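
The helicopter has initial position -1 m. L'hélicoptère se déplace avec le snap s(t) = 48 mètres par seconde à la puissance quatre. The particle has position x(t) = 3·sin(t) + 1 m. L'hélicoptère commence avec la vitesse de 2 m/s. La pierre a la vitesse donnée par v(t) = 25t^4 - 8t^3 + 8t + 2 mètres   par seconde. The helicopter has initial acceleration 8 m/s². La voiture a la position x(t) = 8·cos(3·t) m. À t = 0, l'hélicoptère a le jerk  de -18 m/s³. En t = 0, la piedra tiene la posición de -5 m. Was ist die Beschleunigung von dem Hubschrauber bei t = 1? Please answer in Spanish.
Necesitamos integrar nuestra ecuación del snap s(t) = 48 2 veces. Integrando el snap y usando la condición inicial j(0) = -18, obtenemos j(t) = 48·t - 18. La integral de la sacudida es la aceleración. Usando a(0) = 8, obtenemos a(t) = 24·t^2 - 18·t + 8. Usando a(t) = 24·t^2 - 18·t + 8 y sustituyendo t = 1, encontramos a = 14.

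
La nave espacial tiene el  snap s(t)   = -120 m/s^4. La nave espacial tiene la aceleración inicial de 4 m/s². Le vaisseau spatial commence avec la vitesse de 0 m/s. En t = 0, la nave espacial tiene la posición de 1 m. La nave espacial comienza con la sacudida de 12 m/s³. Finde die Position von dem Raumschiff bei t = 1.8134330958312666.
Wir müssen unsere Gleichung für den Snap s(t) = -120 4-mal integrieren. Das Integral von dem Snap, mit j(0) = 12, ergibt den Ruck: j(t) = 12 - 120·t. Das Integral von dem Ruck ist die Beschleunigung. Mit a(0) = 4 erhalten wir a(t) = -60·t^2 + 12·t + 4. Das Integral von der Beschleunigung, mit v(0) = 0, ergibt die Geschwindigkeit: v(t) = 2·t·(-10·t^2 + 3·t + 2). Die Stammfunktion von der Geschwindigkeit ist die Position. Mit x(0) = 1 erhalten wir x(t) = -5·t^4 + 2·t^3 + 2·t^2 + 1. Aus der Gleichung für die Position x(t) = -5·t^4 + 2·t^3 + 2·t^2 + 1, setzen wir t = 1.8134330958312666 ein und erhalten x = -34.5682910193788.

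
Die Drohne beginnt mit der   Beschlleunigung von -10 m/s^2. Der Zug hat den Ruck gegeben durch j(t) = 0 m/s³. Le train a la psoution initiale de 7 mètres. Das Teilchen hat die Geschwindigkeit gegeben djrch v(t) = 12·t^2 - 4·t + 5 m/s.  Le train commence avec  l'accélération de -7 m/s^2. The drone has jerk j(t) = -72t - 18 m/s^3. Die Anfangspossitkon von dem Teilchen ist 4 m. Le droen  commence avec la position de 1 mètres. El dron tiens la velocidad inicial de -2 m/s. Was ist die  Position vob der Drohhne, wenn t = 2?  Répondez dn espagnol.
Para resolver esto, necesitamos tomar 3 antiderivadas de nuestra ecuación de la sacudida j(t) = -72·t - 18. La antiderivada de la sacudida es la aceleración. Usando a(0) = -10, obtenemos a(t) = -36·t^2 - 18·t - 10. Integrando la aceleración y usando la condición inicial v(0) = -2, obtenemos v(t) = -12·t^3 - 9·t^2 - 10·t - 2. La antiderivada de la velocidad es la posición. Usando x(0) = 1, obtenemos x(t) = -3·t^4 - 3·t^3 - 5·t^2 - 2·t + 1. Usando x(t) = -3·t^4 - 3·t^3 - 5·t^2 - 2·t + 1 y sustituyendo t = 2, encontramos x = -95.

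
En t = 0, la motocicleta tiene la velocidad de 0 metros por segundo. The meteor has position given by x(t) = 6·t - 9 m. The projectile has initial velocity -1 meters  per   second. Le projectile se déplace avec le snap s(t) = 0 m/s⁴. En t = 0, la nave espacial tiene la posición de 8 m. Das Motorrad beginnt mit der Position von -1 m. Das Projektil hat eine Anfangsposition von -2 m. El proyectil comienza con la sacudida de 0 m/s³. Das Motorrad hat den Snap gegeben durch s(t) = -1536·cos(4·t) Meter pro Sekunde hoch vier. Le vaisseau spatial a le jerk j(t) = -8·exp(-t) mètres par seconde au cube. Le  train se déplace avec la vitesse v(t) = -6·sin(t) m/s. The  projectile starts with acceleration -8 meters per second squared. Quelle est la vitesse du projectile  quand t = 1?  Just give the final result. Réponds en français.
v(1) = -9.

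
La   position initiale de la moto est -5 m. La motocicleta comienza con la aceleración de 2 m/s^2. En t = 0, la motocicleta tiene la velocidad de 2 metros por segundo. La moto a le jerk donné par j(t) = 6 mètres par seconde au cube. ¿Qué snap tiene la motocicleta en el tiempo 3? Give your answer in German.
Wir müssen unsere Gleichung für den Ruck j(t) = 6 1-mal ableiten. Mit d/dt von j(t) finden wir s(t) = 0. Mit s(t) = 0 und Einsetzen von t = 3, finden wir s = 0.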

######

▶ [Exercise requirements]:
Leaving every word in place, retype all of the listing.

▶ [Exercise result]:
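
The helicopter has initial position -1 m. L'hélicoptère se déplace avec le snap s(t) = 48 mètres par seconde à la puissance quatre. The particle has position x(t) = 3·sin(t) + 1 m. L'hélicoptère commence avec la vitesse de 2 m/s. La pierre a la vitesse donnée par v(t) = 25t^4 - 8t^3 + 8t + 2 mètres   par seconde. The helicopter has initial acceleration 8 m/s². La voiture a la position x(t) = 8·cos(3·t) m. À t = 0, l'hélicoptère a le jerk  de -18 m/s³. En t = 0, la piedra tiene la posición de -5 m. Was ist die Beschleunigung von dem Hubschrauber bei t = 1? Please answer in Spanish.
Necesitamos integrar nuestra ecuación del snap s(t) = 48 2 veces. Integrando el snap y usando la condición inicial j(0) = -18, obtenemos j(t) = 48·t - 18. La integral de la sacudida es la aceleración. Usando a(0) = 8, obtenemos a(t) = 24·t^2 - 18·t + 8. Usando a(t) = 24·t^2 - 18·t + 8 y sustituyendo t = 1, encontramos a = 14.

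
La nave espacial tiene el  snap s(t)   = -120 m/s^4. La nave espacial tiene la aceleración inicial de 4 m/s². Le vaisseau spatial commence avec la vitesse de 0 m/s. En t = 0, la nave espacial tiene la posición de 1 m. La nave espacial comienza con la sacudida de 12 m/s³. Finde die Position von dem Raumschiff bei t = 1.8134330958312666.
Wir müssen unsere Gleichung für den Snap s(t) = -120 4-mal integrieren. Das Integral von dem Snap, mit j(0) = 12, ergibt den Ruck: j(t) = 12 - 120·t. Das Integral von dem Ruck ist die Beschleunigung. Mit a(0) = 4 erhalten wir a(t) = -60·t^2 + 12·t + 4. Das Integral von der Beschleunigung, mit v(0) = 0, ergibt die Geschwindigkeit: v(t) = 2·t·(-10·t^2 + 3·t + 2). Die Stammfunktion von der Geschwindigkeit ist die Position. Mit x(0) = 1 erhalten wir x(t) = -5·t^4 + 2·t^3 + 2·t^2 + 1. Aus der Gleichung für die Position x(t) = -5·t^4 + 2·t^3 + 2·t^2 + 1, setzen wir t = 1.8134330958312666 ein und erhalten x = -34.5682910193788.

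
Die Drohne beginnt mit der   Beschlleunigung von -10 m/s^2. Der Zug hat den Ruck gegeben durch j(t) = 0 m/s³. Le train a la psoution initiale de 7 mètres. Das Teilchen hat die Geschwindigkeit gegeben djrch v(t) = 12·t^2 - 4·t + 5 m/s.  Le train commence avec  l'accélération de -7 m/s^2. The drone has jerk j(t) = -72t - 18 m/s^3. Die Anfangspossitkon von dem Teilchen ist 4 m. Le droen  commence avec la position de 1 mètres. El dron tiens la velocidad inicial de -2 m/s. Was ist die  Position vob der Drohhne, wenn t = 2?  Répondez dn espagnol.
Para resolver esto, necesitamos tomar 3 antiderivadas de nuestra ecuación de la sacudida j(t) = -72·t - 18. La antiderivada de la sacudida es la aceleración. Usando a(0) = -10, obtenemos a(t) = -36·t^2 - 18·t - 10. Integrando la aceleración y usando la condición inicial v(0) = -2, obtenemos v(t) = -12·t^3 - 9·t^2 - 10·t - 2. La antiderivada de la velocidad es la posición. Usando x(0) = 1, obtenemos x(t) = -3·t^4 - 3·t^3 - 5·t^2 - 2·t + 1. Usando x(t) = -3·t^4 - 3·t^3 - 5·t^2 - 2·t + 1 y sustituyendo t = 2, encontramos x = -95.

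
En t = 0, la motocicleta tiene la velocidad de 0 metros por segundo. The meteor has position given by x(t) = 6·t - 9 m. The projectile has initial velocity -1 meters  per   second. Le projectile se déplace avec le snap s(t) = 0 m/s⁴. En t = 0, la nave espacial tiene la posición de 8 m. Das Motorrad beginnt mit der Position von -1 m. Das Projektil hat eine Anfangsposition von -2 m. El proyectil comienza con la sacudida de 0 m/s³. Das Motorrad hat den Snap gegeben durch s(t) = -1536·cos(4·t) Meter pro Sekunde hoch vier. Le vaisseau spatial a le jerk j(t) = -8·exp(-t) mètres par seconde au cube. Le  train se déplace avec la vitesse v(t) = -6·sin(t) m/s. The  projectile starts with acceleration -8 meters per second squared. Quelle est la vitesse du projectile  quand t = 1?  Just give the final result. Réponds en français.
v(1) = -9.

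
La   position initiale de la moto est -5 m. La motocicleta comienza con la aceleración de 2 m/s^2. En t = 0, la motocicleta tiene la velocidad de 2 metros por segundo. La moto a le jerk donné par j(t) = 6 mètres par seconde au cube. ¿Qué snap tiene la motocicleta en el tiempo 3? Give your answer in German.
Wir müssen unsere Gleichung für den Ruck j(t) = 6 1-mal ableiten. Mit d/dt von j(t) finden wir s(t) = 0. Mit s(t) = 0 und Einsetzen von t = 3, finden wir s = 0.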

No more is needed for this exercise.